Could you show all lines in the entries below that contain the string "rolling"?

• [Supplied material]:
--- START ---

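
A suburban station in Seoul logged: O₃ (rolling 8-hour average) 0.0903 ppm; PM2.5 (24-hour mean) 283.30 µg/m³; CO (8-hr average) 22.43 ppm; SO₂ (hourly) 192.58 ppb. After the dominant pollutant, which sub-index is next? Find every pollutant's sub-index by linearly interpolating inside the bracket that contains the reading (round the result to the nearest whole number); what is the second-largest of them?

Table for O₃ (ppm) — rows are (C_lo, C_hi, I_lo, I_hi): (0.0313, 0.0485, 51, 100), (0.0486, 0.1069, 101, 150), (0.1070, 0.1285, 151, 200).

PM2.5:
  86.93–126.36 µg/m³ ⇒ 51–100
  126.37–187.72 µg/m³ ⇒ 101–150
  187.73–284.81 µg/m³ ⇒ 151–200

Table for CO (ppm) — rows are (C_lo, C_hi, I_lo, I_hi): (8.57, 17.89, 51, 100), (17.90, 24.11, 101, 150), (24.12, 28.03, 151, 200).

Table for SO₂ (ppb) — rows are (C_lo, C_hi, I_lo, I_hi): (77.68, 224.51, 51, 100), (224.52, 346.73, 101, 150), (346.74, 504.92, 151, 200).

137

O₃: 0.0903 lies in 0.0486–0.1069, so I_lo=101, I_hi=150, C_lo=0.0486, C_hi=0.1069.
(150−101)/(0.1069−0.0486) × (0.0903−0.0486) + 101 = 49/0.0583 × 0.0417 + 101 ≈ 136.05 → 136.
PM2.5: 283.30 lies in 187.73–284.81, so I_lo=151, I_hi=200, C_lo=187.73, C_hi=284.81.
(200−151)/(284.81−187.73) × (283.30−187.73) + 151 = 49/97.08 × 95.57 + 151 ≈ 199.24 → 199.
CO: 22.43 ∈ [17.90, 24.11] ↔ index [101, 150].
101 + (22.43−17.90)·(150−101)/(24.11−17.90) = 101 + 4.53·49/6.21 ≈ 136.74, so AQI = 137.
SO₂: 192.58 ∈ [77.68, 224.51] ↔ index [51, 100].
51 + (192.58−77.68)·(100−51)/(224.51−77.68) = 51 + 114.90·49/146.83 ≈ 89.34, so AQI = 89.
Sub-indices: O₃→136, PM2.5→199, CO→137, SO₂→89. Ranked high→low: 199, 137, 136, 89. Second-highest sub-index = 137.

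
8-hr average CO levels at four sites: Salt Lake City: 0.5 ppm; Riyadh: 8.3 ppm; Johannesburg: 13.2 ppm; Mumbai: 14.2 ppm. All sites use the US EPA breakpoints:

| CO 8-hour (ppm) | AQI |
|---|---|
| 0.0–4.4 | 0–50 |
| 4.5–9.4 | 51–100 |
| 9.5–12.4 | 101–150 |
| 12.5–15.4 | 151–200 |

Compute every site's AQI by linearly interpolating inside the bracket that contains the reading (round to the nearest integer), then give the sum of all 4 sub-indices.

438

Salt Lake City 0.5: bracket 0.0–4.4 → index 0–50; slope 50/4.4, offset 0.5.
AQI = 0 + 50/4.4·0.5 ≈ 5.68 ⇒ 6.
Riyadh: 8.3 ∈ [4.5, 9.4] ↔ index [51, 100].
51 + (8.3−4.5)·(100−51)/(9.4−4.5) = 51 + 3.8·49/4.9 ≈ 89.00, so AQI = 89.
Johannesburg: row 12.5–15.4 (AQI 151–200). (200−151)·(13.2−12.5)/(15.4−12.5) + 151 = 49·0.7/2.9 + 151 ≈ 162.83 → 163.
Mumbai: row 12.5–15.4 (AQI 151–200). (200−151)·(14.2−12.5)/(15.4−12.5) + 151 = 49·1.7/2.9 + 151 ≈ 179.72 → 180.
AQIs: Salt Lake City=6, Riyadh=89, Johannesburg=163, Mumbai=180. Sum = 6 + 89 + 163 + 180 = 438.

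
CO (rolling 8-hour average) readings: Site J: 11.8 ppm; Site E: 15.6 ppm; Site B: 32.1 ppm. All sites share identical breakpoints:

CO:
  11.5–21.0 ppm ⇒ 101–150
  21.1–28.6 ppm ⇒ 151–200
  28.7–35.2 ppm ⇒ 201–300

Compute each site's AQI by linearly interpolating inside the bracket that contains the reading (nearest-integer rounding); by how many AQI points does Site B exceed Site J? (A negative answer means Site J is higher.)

150

Site J 11.8: bracket 11.5–21.0 → index 101–150; slope 49/9.5, offset 0.3.
AQI = 101 + 49/9.5·0.3 ≈ 102.55 ⇒ 103.
Site E 15.6: bracket 11.5–21.0 → index 101–150; slope 49/9.5, offset 4.1.
AQI = 101 + 49/9.5·4.1 ≈ 122.15 ⇒ 122.
Site B: row 28.7–35.2 (AQI 201–300). (300−201)·(32.1−28.7)/(35.2−28.7) + 201 = 99·3.4/6.5 + 201 ≈ 252.78 → 253.
AQIs: Site J=103, Site E=122, Site B=253. Site B (253) − Site J (103) = 150.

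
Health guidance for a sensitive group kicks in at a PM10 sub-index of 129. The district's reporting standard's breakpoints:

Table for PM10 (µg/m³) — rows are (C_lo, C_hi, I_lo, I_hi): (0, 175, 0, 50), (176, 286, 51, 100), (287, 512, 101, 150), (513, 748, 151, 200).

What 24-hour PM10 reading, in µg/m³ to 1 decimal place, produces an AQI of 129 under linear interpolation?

AQI 129 lies in the 101–150 band, which corresponds to 287–512 µg/m³.
C = 287 + (129−101)×(512−287)/(150−101) = 287 + 28×225/49 ≈ 415.571 µg/m³ → 415.6 µg/m³ to 1 dp.

415.6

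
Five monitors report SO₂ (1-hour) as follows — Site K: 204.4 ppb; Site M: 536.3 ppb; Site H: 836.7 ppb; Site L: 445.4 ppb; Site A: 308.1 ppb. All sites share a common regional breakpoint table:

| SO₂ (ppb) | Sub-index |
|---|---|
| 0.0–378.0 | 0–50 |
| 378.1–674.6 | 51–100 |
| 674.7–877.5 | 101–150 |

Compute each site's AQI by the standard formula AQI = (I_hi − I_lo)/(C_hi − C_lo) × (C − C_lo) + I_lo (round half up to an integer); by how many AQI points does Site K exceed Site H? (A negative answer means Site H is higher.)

Site K: 204.4 lies in 0.0–378.0, so I_lo=0, I_hi=50, C_lo=0.0, C_hi=378.0.
(50−0)/(378.0−0.0) × (204.4−0.0) + 0 = 50/378.0 × 204.4 + 0 ≈ 27.04 → 27.
Site M: 536.3 lies in 378.1–674.6, so I_lo=51, I_hi=100, C_lo=378.1, C_hi=674.6.
(100−51)/(674.6−378.1) × (536.3−378.1) + 51 = 49/296.5 × 158.2 + 51 ≈ 77.14 → 77.
Site H: 836.7 ∈ [674.7, 877.5] ↔ index [101, 150].
101 + (836.7−674.7)·(150−101)/(877.5−674.7) = 101 + 162.0·49/202.8 ≈ 140.14, so AQI = 140.
Site L: 445.4 ∈ [378.1, 674.6] ↔ index [51, 100].
51 + (445.4−378.1)·(100−51)/(674.6−378.1) = 51 + 67.3·49/296.5 ≈ 62.12, so AQI = 62.
Site A: 308.1 lies in 0.0–378.0, so I_lo=0, I_hi=50, C_lo=0.0, C_hi=378.0.
(50−0)/(378.0−0.0) × (308.1−0.0) + 0 = 50/378.0 × 308.1 + 0 ≈ 40.75 → 41.
AQIs: Site K=27, Site M=77, Site H=140, Site L=62, Site A=41. Site K (27) − Site H (140) = -113.

-113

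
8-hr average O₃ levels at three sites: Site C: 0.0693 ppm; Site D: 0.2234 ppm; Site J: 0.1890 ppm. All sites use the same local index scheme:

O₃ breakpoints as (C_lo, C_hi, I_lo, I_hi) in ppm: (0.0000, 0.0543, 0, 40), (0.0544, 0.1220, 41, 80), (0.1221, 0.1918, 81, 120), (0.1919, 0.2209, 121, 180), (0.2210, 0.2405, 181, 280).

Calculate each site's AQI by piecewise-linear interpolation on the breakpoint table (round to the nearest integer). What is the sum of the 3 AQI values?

Site C: 0.0693 ∈ [0.0544, 0.1220] ↔ index [41, 80].
41 + (0.0693−0.0544)·(80−41)/(0.1220−0.0544) = 41 + 0.0149·39/0.0676 ≈ 49.60, so AQI = 50.
Site D: 0.2234 lies in 0.2210–0.2405, so I_lo=181, I_hi=280, C_lo=0.2210, C_hi=0.2405.
(280−181)/(0.2405−0.2210) × (0.2234−0.2210) + 181 = 99/0.0195 × 0.0024 + 181 ≈ 193.18 → 193.
Site J: row 0.1221–0.1918 (AQI 81–120). (120−81)·(0.1890−0.1221)/(0.1918−0.1221) + 81 = 39·0.0669/0.0697 + 81 ≈ 118.43 → 118.
AQIs: Site C=50, Site D=193, Site J=118. Sum = 50 + 193 + 118 = 361.

361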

--- END ---

• [Result below]:
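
A suburban station in Seoul logged: O₃ (rolling 8-hour average) 0.0903 ppm; PM2.5 (24-hour mean) 283.30 µg/m³; CO (8-hr average) 22.43 ppm; SO₂ (hourly) 192.58 ppb. After the dominant pollutant, which sub-index is next? Find every pollutant's sub-index by linearly interpolating inside the bracket that contains the reading (round the result to the nearest whole number); what is the second-largest of them?
CO (rolling 8-hour average) readings: Site J: 11.8 ppm; Site E: 15.6 ppm; Site B: 32.1 ppm. All sites share identical breakpoints: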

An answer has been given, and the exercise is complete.